TASK PROMPT »
Provide only the number of lines below that hold "frac".

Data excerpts
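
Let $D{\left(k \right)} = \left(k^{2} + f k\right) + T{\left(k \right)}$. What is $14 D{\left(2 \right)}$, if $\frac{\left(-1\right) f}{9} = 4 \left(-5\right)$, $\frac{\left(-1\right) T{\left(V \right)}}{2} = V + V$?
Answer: $4984$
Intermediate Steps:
$T{\left(V \right)} = - 4 V$ ($T{\left(V \right)} = - 2 \left(V + V\right) = - 2 \cdot 2 V = - 4 V$)
$f = 180$ ($f = - 9 \cdot 4 \left(-5\right) = \left(-9\right) \left(-20\right) = 180$)
$D{\left(k \right)} = k^{2} + 176 k$ ($D{\left(k \right)} = \left(k^{2} + 180 k\right) - 4 k = k^{2} + 176 k$)
$14 D{\left(2 \right)} = 14 \cdot 2 \left(176 + 2\right) = 14 \cdot 2 \cdot 178 = 14 \cdot 356 = 4984$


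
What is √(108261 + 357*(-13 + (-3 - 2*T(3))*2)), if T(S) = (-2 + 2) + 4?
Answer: √95766 ≈ 309.46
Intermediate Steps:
T(S) = 4 (T(S) = 0 + 4 = 4)
√(108261 + 357*(-13 + (-3 - 2*T(3))*2)) = √(108261 + 357*(-13 + (-3 - 2*4)*2)) = √(108261 + 357*(-13 + (-3 - 8)*2)) = √(108261 + 357*(-13 - 11*2)) = √(108261 + 357*(-13 - 22)) = √(108261 + 357*(-35)) = √(108261 - 12495) = √95766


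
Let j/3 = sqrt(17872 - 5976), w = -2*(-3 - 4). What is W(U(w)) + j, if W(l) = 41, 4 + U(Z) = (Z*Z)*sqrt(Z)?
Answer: 41 + 6*sqrt(2974) ≈ 368.21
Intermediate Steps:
w = 14 (w = -2*(-7) = 14)
U(Z) = -4 + Z**(5/2) (U(Z) = -4 + (Z*Z)*sqrt(Z) = -4 + Z**2*sqrt(Z) = -4 + Z**(5/2))
j = 6*sqrt(2974) (j = 3*sqrt(17872 - 5976) = 3*sqrt(11896) = 3*(2*sqrt(2974)) = 6*sqrt(2974) ≈ 327.21)
W(U(w)) + j = 41 + 6*sqrt(2974)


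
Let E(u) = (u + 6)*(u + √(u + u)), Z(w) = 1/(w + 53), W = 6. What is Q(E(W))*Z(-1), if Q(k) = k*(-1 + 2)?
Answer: 18/13 + 6*√3/13 ≈ 2.1840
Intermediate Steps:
Z(w) = 1/(53 + w)
E(u) = (6 + u)*(u + √2*√u) (E(u) = (6 + u)*(u + √(2*u)) = (6 + u)*(u + √2*√u))
Q(k) = k (Q(k) = k*1 = k)
Q(E(W))*Z(-1) = (6² + 6*6 + √2*6^(3/2) + 6*√2*√6)/(53 - 1) = (36 + 36 + √2*(6*√6) + 12*√3)/52 = (36 + 36 + 12*√3 + 12*√3)*(1/52) = (72 + 24*√3)*(1/52) = 18/13 + 6*√3/13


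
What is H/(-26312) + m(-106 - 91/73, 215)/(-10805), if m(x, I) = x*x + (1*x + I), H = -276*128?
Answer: 2208283603/8233917835 ≈ 0.26819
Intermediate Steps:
H = -35328
m(x, I) = I + x + x² (m(x, I) = x² + (x + I) = x² + (I + x) = I + x + x²)
H/(-26312) + m(-106 - 91/73, 215)/(-10805) = -35328/(-26312) + (215 + (-106 - 91/73) + (-106 - 91/73)²)/(-10805) = -35328*(-1/26312) + (215 + (-106 - 91*1/73) + (-106 - 91*1/73)²)*(-1/10805) = 192/143 + (215 + (-106 - 91/73) + (-106 - 91/73)²)*(-1/10805) = 192/143 + (215 - 7829/73 + (-7829/73)²)*(-1/10805) = 192/143 + (215 - 7829/73 + 61293241/5329)*(-1/10805) = 192/143 + (61867459/5329)*(-1/10805) = 192/143 - 61867459/57579845 = 2208283603/8233917835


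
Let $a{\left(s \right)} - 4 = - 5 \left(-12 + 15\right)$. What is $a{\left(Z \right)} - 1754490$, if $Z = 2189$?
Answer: $-1754501$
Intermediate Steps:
$a{\left(s \right)} = -11$ ($a{\left(s \right)} = 4 - 5 \left(-12 + 15\right) = 4 - 15 = -11$)
$a{\left(Z \right)} - 1754490 = -11 - 1754490 = -1754501$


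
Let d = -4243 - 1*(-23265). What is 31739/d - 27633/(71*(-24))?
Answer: 96619697/5402248 ≈ 17.885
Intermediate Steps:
d = 19022 (d = -4243 + 23265 = 19022)
31739/d - 27633/(71*(-24)) = 31739/19022 - 27633/(71*(-24)) = 31739*(1/19022) - 27633/(-1704) = 31739/19022 - 27633*(-1/1704) = 31739/19022 + 9211/568 = 96619697/5402248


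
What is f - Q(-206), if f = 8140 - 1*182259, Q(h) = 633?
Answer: -174752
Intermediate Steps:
f = -174119 (f = 8140 - 182259 = -174119)
f - Q(-206) = -174119 - 1*633 = -174119 - 633 = -174752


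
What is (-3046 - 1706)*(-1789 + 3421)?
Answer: -7755264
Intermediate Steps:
(-3046 - 1706)*(-1789 + 3421) = -4752*1632 = -7755264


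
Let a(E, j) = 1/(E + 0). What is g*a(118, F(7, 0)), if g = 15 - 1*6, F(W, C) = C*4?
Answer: 9/118 ≈ 0.076271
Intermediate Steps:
F(W, C) = 4*C
g = 9 (g = 15 - 6 = 9)
a(E, j) = 1/E
g*a(118, F(7, 0)) = 9/118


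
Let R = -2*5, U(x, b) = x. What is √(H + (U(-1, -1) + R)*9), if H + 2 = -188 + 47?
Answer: 11*I*√2 ≈ 15.556*I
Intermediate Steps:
R = -10
H = -143 (H = -2 + (-188 + 47) = -2 - 141 = -143)
√(H + (U(-1, -1) + R)*9) = √(-143 + (-1 - 10)*9) = √(-143 - 11*9) = √(-143 - 99) = √(-242) = 11*I*√2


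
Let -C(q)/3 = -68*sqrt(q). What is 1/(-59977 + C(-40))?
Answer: -59977/3598905169 - 408*I*sqrt(10)/3598905169 ≈ -1.6665e-5 - 3.585e-7*I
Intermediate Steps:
C(q) = 204*sqrt(q) (C(q) = -(-204)*sqrt(q) = 204*sqrt(q))
1/(-59977 + C(-40)) = 1/(-59977 + 204*sqrt(-40)) = 1/(-59977 + 204*(2*I*sqrt(10))) = 1/(-59977 + 408*I*sqrt(10))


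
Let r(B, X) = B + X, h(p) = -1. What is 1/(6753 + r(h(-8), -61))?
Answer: 1/6691 ≈ 0.00014945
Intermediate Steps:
1/(6753 + r(h(-8), -61)) = 1/(6753 + (-1 - 61)) = 1/(6753 - 62) = 1/6691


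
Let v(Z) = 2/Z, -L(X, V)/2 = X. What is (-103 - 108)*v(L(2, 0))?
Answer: 211/2 ≈ 105.50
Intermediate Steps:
L(X, V) = -2*X
(-103 - 108)*v(L(2, 0)) = (-103 - 108)*(2/((-2*2))) = -422/(-4) = -422*(-1)/4 = -211*(-1/2) = 211/2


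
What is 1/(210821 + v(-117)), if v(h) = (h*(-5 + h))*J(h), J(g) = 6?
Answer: 1/296465 ≈ 3.3731e-6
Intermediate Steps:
v(h) = 6*h*(-5 + h) (v(h) = (h*(-5 + h))*6 = 6*h*(-5 + h))
1/(210821 + v(-117)) = 1/(210821 + 6*(-117)*(-5 - 117)) = 1/(210821 + 6*(-117)*(-122)) = 1/(210821 + 85644) = 1/296465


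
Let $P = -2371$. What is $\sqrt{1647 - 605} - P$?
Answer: $2371 + \sqrt{1042} \approx 2403.3$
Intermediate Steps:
$\sqrt{1647 - 605} - P = \sqrt{1647 - 605} - -2371 = \sqrt{1042} + 2371 = 2371 + \sqrt{1042}$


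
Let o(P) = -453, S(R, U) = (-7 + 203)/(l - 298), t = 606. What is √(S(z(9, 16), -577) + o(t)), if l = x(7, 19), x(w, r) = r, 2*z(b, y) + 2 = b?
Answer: I*√3924073/93 ≈ 21.3*I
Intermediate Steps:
z(b, y) = -1 + b/2
l = 19
S(R, U) = -196/279 (S(R, U) = (-7 + 203)/(19 - 298) = 196/(-279) = 196*(-1/279) = -196/279)
√(S(z(9, 16), -577) + o(t)) = √(-196/279 - 453) = √(-126583/279) = I*√3924073/93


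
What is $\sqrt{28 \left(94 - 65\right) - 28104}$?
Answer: $2 i \sqrt{6823} \approx 165.2 i$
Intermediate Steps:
$\sqrt{28 \left(94 - 65\right) - 28104} = \sqrt{28 \cdot 29 - 28104} = \sqrt{812 - 28104} = \sqrt{-27292} = 2 i \sqrt{6823}$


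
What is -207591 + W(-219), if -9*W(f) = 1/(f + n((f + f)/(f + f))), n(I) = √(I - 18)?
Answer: -29879402921/143934 + I*√17/431802 ≈ -2.0759e+5 + 9.5486e-6*I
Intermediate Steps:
n(I) = √(-18 + I)
W(f) = -1/(9*(f + I*√17)) (W(f) = -1/(9*(f + √(-18 + (f + f)/(f + f)))) = -1/(9*(f + √(-18 + (2*f)/((2*f))))) = -1/(9*(f + √(-18 + (2*f)*(1/(2*f))))) = -1/(9*(f + √(-18 + 1))) = -1/(9*(f + √(-17))) = -1/(9*(f + I*√17)))
-207591 + W(-219) = -207591 - 1/(9*(-219) + 9*I*√17) = -207591 - 1/(-1971 + 9*I*√17)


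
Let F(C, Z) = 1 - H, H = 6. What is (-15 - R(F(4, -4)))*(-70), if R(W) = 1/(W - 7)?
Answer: 6265/6 ≈ 1044.2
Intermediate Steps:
F(C, Z) = -5 (F(C, Z) = 1 - 1*6 = 1 - 6 = -5)
R(W) = 1/(-7 + W)
(-15 - R(F(4, -4)))*(-70) = (-15 - 1/(-7 - 5))*(-70) = (-15 - 1/(-12))*(-70) = (-15 - 1*(-1/12))*(-70) = (-15 + 1/12)*(-70) = -179/12*(-70) = 6265/6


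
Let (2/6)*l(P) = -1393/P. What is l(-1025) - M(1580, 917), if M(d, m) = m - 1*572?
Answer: -349446/1025 ≈ -340.92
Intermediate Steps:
M(d, m) = -572 + m (M(d, m) = m - 572 = -572 + m)
l(P) = -4179/P (l(P) = 3*(-1393/P) = -4179/P)
l(-1025) - M(1580, 917) = -4179/(-1025) - (-572 + 917) = -4179*(-1/1025) - 1*345 = 4179/1025 - 345 = -349446/1025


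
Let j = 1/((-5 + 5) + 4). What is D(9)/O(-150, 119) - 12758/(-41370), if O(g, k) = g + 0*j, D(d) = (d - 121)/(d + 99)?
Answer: 880471/2792475 ≈ 0.31530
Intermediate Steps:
j = ¼ (j = 1/(0 + 4) = 1/4 = ¼ ≈ 0.25000)
D(d) = (-121 + d)/(99 + d)
O(g, k) = g (O(g, k) = g + 0*(¼) = g + 0 = g)
D(9)/O(-150, 119) - 12758/(-41370) = ((-121 + 9)/(99 + 9))/(-150) - 12758/(-41370) = (-112/108)*(-1/150) - 12758*(-1/41370) = ((1/108)*(-112))*(-1/150) + 6379/20685 = -28/27*(-1/150) + 6379/20685 = 14/2025 + 6379/20685 = 880471/2792475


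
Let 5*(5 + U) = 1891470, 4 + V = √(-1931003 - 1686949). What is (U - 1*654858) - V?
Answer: -276565 - 52*I*√1338 ≈ -2.7657e+5 - 1902.1*I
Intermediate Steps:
V = -4 + 52*I*√1338 (V = -4 + √(-1931003 - 1686949) = -4 + √(-3617952) = -4 + 52*I*√1338 ≈ -4.0 + 1902.1*I)
U = 378289 (U = -5 + (⅕)*1891470 = -5 + 378294 = 378289)
(U - 1*654858) - V = (378289 - 1*654858) - (-4 + 52*I*√1338) = (378289 - 654858) + (4 - 52*I*√1338) = -276569 + (4 - 52*I*√1338) = -276565 - 52*I*√1338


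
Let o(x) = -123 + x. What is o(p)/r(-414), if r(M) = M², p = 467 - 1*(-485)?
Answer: 829/171396 ≈ 0.0048368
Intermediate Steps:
p = 952 (p = 467 + 485 = 952)
o(p)/r(-414) = (-123 + 952)/((-414)²) = 829/171396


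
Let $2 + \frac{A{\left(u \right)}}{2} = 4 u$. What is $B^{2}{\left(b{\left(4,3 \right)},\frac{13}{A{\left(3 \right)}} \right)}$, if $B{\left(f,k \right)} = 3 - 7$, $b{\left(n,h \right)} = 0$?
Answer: $16$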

EXERCISE OUTPUT »
2